[ENTRIES SUPPLIED — start]
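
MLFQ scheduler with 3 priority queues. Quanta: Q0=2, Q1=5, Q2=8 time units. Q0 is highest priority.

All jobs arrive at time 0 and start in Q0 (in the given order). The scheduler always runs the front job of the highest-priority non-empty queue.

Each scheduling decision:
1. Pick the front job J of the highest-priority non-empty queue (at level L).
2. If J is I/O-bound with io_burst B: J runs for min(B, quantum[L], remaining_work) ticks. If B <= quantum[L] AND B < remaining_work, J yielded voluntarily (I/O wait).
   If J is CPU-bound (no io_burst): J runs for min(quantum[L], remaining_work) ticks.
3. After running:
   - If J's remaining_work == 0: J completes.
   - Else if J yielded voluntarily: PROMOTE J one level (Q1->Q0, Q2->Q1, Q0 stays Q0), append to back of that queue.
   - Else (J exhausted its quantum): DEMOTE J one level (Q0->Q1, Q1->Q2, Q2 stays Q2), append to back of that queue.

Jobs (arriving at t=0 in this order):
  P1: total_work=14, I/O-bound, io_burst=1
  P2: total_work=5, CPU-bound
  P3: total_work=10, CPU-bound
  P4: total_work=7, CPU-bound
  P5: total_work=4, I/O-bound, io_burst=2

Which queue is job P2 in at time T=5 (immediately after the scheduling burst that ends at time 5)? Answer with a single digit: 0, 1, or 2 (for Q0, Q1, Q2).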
[ENTRIES SUPPLIED — finish]
[ENTRIES SUPPLIED — start]
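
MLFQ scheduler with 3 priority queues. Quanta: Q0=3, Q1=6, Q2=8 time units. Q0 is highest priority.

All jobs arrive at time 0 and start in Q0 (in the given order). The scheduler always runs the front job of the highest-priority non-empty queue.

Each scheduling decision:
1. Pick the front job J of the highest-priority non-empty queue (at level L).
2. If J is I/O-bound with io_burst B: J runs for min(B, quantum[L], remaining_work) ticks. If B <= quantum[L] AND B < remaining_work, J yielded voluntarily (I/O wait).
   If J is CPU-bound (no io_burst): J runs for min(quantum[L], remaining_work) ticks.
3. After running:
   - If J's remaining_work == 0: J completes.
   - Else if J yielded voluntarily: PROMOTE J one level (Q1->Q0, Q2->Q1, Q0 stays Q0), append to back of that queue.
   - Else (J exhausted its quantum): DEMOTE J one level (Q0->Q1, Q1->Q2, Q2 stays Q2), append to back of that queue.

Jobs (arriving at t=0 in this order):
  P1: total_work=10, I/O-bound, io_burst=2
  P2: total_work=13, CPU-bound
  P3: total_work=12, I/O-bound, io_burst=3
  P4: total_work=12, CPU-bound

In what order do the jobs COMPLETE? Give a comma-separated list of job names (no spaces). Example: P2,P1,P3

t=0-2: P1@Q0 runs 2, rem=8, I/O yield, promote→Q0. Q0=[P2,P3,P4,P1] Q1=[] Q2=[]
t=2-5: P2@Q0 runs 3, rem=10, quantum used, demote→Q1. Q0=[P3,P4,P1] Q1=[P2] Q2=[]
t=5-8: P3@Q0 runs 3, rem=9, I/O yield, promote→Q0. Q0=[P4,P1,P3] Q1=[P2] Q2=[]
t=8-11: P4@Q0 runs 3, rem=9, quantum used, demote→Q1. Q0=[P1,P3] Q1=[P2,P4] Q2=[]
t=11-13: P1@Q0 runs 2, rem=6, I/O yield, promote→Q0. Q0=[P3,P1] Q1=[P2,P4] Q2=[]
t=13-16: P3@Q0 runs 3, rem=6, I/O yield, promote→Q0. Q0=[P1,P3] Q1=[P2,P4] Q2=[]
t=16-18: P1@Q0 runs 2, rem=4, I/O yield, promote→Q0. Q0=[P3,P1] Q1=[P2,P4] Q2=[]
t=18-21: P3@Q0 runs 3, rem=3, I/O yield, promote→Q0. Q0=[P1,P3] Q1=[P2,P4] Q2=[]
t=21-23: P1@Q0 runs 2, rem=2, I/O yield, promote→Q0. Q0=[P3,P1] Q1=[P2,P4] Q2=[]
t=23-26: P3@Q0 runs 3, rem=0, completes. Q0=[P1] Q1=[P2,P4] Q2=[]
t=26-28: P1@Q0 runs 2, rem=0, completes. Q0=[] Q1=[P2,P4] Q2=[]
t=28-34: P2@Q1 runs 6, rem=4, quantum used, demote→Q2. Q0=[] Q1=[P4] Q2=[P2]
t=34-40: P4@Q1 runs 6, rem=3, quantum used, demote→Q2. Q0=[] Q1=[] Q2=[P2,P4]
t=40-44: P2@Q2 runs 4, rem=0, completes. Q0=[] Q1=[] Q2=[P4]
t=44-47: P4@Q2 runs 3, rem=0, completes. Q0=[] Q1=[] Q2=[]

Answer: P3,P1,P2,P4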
[ENTRIES SUPPLIED — finish]
Please count the lines above containing "with"; number only.

» **PROBLEM SOLUTION**:
5